Extracted information section start
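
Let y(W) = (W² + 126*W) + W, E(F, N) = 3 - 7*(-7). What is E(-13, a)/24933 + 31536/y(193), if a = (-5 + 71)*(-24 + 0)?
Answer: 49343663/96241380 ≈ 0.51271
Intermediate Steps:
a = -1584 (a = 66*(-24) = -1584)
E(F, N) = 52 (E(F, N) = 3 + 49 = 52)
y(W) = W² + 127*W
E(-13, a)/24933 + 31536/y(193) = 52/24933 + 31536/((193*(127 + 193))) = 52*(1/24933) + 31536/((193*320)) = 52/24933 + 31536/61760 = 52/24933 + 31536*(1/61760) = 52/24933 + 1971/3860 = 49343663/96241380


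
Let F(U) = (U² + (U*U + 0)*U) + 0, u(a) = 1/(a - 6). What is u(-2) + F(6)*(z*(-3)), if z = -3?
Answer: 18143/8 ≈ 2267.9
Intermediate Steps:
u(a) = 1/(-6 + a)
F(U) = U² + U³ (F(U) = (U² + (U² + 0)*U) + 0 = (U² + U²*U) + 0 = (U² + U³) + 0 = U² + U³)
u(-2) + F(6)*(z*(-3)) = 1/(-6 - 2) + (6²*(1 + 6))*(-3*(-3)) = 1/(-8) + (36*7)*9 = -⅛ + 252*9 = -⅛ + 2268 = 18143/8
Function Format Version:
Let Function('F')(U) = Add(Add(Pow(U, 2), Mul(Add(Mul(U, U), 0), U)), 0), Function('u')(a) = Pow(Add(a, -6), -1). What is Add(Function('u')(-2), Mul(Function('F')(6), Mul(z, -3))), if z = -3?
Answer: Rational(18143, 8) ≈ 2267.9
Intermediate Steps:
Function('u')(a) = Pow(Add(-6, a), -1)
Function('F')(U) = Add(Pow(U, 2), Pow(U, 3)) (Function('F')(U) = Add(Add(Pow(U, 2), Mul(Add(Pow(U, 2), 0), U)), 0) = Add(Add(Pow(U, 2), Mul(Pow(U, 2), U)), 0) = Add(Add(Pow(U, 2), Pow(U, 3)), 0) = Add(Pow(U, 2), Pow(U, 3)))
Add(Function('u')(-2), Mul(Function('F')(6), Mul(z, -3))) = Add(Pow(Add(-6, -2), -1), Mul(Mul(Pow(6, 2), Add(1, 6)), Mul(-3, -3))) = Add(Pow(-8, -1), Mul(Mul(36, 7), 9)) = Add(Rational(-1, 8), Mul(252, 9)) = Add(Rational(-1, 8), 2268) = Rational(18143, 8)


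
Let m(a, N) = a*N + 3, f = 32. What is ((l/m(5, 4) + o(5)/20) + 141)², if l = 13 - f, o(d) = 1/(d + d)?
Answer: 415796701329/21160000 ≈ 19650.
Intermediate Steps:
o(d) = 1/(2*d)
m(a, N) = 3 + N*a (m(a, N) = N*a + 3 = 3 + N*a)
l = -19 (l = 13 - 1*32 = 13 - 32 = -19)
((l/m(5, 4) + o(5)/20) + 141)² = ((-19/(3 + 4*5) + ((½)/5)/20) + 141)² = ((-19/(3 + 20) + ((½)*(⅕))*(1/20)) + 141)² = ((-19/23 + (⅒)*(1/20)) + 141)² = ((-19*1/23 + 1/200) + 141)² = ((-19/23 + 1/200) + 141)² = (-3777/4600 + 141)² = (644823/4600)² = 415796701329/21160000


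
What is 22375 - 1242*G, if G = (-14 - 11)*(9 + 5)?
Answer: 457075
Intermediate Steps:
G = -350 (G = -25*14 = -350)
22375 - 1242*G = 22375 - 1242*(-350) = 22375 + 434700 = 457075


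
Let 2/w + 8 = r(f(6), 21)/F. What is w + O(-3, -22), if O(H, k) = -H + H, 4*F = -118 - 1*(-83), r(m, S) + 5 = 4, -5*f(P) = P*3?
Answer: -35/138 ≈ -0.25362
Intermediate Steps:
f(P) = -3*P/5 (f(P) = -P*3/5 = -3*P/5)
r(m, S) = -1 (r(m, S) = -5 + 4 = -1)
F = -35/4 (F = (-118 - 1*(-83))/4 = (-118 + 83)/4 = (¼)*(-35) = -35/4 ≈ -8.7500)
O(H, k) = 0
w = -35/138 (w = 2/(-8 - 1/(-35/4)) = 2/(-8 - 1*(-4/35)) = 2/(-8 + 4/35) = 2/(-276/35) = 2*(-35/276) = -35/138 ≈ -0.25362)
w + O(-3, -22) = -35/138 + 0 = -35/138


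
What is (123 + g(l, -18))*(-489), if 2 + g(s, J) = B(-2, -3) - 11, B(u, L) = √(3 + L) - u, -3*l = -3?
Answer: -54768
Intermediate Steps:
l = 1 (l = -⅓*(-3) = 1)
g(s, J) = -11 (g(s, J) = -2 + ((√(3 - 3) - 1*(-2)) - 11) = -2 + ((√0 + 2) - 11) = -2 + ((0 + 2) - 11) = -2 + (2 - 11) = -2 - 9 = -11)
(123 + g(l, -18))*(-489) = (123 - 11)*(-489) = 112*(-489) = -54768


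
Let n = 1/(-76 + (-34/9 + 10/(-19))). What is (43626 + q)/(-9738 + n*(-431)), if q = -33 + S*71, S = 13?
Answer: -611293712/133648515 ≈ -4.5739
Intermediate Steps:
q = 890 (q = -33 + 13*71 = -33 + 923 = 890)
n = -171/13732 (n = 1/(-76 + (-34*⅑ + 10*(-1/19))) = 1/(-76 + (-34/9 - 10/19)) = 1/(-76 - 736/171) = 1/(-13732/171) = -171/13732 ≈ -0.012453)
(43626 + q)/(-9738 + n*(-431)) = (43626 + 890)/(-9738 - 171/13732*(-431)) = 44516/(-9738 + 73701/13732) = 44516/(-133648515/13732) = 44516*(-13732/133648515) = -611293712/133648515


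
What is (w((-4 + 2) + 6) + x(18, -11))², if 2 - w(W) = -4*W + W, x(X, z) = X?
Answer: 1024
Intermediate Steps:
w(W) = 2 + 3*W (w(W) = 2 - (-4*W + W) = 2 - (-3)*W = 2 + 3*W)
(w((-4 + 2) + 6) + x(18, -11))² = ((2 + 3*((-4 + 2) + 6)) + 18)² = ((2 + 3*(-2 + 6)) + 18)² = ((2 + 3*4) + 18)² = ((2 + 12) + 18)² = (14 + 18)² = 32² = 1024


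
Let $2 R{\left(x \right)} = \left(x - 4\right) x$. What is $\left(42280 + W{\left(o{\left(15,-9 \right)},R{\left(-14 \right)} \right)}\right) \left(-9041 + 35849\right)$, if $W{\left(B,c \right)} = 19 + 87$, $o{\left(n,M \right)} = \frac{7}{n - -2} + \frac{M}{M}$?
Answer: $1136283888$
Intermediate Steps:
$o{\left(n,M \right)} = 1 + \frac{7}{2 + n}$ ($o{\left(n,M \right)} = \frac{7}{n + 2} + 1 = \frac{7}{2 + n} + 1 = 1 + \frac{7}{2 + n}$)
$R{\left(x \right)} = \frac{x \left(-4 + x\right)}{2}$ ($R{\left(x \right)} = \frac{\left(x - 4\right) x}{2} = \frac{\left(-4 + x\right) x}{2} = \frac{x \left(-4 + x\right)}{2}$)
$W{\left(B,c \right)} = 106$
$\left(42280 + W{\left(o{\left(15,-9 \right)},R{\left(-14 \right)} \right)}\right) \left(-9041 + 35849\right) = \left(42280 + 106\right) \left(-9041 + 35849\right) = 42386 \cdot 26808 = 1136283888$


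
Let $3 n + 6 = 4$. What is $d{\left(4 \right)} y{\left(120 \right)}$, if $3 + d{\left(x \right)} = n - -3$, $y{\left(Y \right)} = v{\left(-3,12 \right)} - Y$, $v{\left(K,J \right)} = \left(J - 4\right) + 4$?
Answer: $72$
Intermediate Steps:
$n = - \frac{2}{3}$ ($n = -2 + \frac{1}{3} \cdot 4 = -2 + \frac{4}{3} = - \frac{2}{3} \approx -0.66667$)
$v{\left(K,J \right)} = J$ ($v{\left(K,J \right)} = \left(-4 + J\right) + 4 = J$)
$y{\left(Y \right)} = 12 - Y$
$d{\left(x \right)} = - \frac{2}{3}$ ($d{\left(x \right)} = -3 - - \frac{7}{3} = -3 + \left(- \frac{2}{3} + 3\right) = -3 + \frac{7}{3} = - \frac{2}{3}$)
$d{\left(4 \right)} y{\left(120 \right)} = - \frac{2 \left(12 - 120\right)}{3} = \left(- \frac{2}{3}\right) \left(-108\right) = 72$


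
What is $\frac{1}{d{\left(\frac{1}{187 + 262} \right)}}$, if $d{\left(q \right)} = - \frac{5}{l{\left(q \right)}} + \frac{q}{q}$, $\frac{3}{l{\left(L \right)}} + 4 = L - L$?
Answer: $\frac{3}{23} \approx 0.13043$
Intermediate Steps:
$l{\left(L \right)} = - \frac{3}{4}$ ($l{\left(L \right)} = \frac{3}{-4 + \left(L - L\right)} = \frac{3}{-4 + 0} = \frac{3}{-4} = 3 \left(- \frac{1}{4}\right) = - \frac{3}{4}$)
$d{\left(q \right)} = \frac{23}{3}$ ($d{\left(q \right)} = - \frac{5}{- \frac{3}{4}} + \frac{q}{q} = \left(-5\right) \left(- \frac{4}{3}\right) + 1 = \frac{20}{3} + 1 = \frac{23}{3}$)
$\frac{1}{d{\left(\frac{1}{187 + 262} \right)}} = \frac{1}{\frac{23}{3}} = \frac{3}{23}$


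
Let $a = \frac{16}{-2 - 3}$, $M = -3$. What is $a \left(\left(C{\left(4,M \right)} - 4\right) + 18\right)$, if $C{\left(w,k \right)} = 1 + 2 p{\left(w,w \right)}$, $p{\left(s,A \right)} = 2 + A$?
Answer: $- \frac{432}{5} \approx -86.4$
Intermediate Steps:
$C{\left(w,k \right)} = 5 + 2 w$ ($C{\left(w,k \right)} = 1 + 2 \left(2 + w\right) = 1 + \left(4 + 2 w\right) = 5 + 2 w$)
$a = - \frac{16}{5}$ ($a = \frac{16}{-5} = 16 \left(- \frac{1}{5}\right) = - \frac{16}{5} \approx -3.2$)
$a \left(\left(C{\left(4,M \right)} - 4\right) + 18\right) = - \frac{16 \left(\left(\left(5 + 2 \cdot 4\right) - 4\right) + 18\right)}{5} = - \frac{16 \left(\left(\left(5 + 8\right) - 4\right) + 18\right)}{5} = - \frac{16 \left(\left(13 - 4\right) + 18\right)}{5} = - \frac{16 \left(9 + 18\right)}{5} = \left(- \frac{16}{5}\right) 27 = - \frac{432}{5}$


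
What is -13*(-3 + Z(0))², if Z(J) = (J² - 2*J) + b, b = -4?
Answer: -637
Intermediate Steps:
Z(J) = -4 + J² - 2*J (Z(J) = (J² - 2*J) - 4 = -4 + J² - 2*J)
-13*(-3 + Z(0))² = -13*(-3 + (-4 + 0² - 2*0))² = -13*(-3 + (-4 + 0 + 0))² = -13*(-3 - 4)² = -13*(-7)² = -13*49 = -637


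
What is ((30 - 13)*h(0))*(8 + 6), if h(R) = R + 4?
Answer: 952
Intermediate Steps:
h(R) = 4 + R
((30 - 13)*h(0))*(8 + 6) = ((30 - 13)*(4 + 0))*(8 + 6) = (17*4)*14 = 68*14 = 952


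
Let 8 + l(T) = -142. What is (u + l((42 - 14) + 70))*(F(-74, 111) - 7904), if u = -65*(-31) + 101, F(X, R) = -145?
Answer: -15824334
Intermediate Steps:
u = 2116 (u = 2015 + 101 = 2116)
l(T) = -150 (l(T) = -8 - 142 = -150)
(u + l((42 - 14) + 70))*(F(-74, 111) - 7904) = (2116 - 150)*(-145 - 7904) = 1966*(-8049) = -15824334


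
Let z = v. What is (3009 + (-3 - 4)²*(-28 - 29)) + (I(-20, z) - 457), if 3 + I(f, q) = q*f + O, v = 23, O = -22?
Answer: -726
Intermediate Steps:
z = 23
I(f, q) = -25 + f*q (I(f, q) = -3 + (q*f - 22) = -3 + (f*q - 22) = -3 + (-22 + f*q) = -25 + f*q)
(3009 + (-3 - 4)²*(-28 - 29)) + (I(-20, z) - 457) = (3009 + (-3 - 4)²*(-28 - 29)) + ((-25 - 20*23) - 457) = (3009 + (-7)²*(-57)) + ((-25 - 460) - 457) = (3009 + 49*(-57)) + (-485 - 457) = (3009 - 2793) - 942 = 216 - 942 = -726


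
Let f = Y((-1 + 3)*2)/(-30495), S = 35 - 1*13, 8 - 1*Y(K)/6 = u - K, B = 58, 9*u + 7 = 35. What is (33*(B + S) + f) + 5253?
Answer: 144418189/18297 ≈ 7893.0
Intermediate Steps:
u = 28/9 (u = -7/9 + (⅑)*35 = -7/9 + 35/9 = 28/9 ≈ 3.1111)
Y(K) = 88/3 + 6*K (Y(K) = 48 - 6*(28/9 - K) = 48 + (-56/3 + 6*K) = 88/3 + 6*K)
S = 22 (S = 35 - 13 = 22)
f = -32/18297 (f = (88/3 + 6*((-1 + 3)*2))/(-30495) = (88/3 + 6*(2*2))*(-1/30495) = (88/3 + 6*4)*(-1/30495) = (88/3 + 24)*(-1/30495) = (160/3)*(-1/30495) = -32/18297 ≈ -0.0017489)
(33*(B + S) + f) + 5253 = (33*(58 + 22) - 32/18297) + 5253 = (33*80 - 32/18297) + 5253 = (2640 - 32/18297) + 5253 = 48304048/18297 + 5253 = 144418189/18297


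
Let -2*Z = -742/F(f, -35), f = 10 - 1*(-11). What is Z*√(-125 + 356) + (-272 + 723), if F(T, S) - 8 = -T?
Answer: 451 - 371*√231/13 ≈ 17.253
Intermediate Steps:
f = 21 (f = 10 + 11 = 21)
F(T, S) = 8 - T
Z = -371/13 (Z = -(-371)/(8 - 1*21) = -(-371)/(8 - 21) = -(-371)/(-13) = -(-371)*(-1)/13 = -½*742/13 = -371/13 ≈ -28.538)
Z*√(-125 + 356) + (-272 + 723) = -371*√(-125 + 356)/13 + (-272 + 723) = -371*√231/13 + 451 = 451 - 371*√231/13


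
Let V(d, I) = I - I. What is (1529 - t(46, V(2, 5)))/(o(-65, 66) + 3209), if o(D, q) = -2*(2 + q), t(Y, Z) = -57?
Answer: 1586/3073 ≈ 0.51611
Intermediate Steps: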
Extracted information section end
§ **Exercise description**
Reproduce the records above exactly, from the first line through the line containing "Answer: 49343663/96241380 ≈ 0.51271", and output nothing else.

§ **Answer to the exercise**
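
Let y(W) = (W² + 126*W) + W, E(F, N) = 3 - 7*(-7). What is E(-13, a)/24933 + 31536/y(193), if a = (-5 + 71)*(-24 + 0)?
Answer: 49343663/96241380 ≈ 0.51271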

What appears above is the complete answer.